TASK GOAL
Somewhere in the records below is a line containing "S_i = 9 + 9*i -> [9, 18, 27, 36, 45]". Copy that line and everything after it through the end, unchanged.

DATA
┄┄┄┄┄┄┄┄┄┄
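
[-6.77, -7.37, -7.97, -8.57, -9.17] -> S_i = -6.77 + -0.60*i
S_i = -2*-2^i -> [-2, 4, -8, 16, -32]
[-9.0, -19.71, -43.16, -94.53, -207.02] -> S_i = -9.00*2.19^i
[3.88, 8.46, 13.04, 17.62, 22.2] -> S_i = 3.88 + 4.58*i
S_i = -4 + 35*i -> [-4, 31, 66, 101, 136]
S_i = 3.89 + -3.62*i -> [3.89, 0.27, -3.35, -6.97, -10.59]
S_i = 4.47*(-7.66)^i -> [4.47, -34.24, 262.28, -2009.06, 15389.43]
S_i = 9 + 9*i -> [9, 18, 27, 36, 45]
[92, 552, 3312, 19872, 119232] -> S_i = 92*6^i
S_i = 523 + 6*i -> [523, 529, 535, 541, 547]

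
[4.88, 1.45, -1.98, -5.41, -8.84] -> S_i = 4.88 + -3.43*i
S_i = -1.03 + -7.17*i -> [-1.03, -8.2, -15.37, -22.54, -29.71]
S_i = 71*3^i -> [71, 213, 639, 1917, 5751]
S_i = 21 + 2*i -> [21, 23, 25, 27, 29]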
┄┄┄┄┄┄┄┄┄┄
EXPECTED ANSWER
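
S_i = 9 + 9*i -> [9, 18, 27, 36, 45]
[92, 552, 3312, 19872, 119232] -> S_i = 92*6^i
S_i = 523 + 6*i -> [523, 529, 535, 541, 547]

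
[4.88, 1.45, -1.98, -5.41, -8.84] -> S_i = 4.88 + -3.43*i
S_i = -1.03 + -7.17*i -> [-1.03, -8.2, -15.37, -22.54, -29.71]
S_i = 71*3^i -> [71, 213, 639, 1917, 5751]
S_i = 21 + 2*i -> [21, 23, 25, 27, 29]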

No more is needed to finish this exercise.